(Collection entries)
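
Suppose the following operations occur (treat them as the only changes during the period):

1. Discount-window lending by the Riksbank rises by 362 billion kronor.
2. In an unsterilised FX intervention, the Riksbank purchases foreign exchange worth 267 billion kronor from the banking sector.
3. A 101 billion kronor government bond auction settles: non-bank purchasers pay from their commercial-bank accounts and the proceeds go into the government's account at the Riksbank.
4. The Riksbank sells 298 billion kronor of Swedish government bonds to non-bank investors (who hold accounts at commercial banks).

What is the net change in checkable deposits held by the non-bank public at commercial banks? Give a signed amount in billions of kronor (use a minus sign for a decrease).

Discount-window loan 362 billion kronor: the counterparty is a bank, so public deposits are unchanged → 0.
FX purchase 267 billion kronor: the counterparty is a bank, so public deposits are unchanged → 0.
Government account inflow 101 billion kronor: non-bank counterparties' bank balances fall → −101B.
Asset sale (to non-banks) 298 billion kronor: non-bank counterparties' bank balances fall → −298B.
Net: 0 + 0 − 101 − 298 = -399 billion.

-399 billion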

_What the task requires:_ A lone number is the expected answer: the count of lines in these entries holding the string "from".

_Response to this exercise:_ 2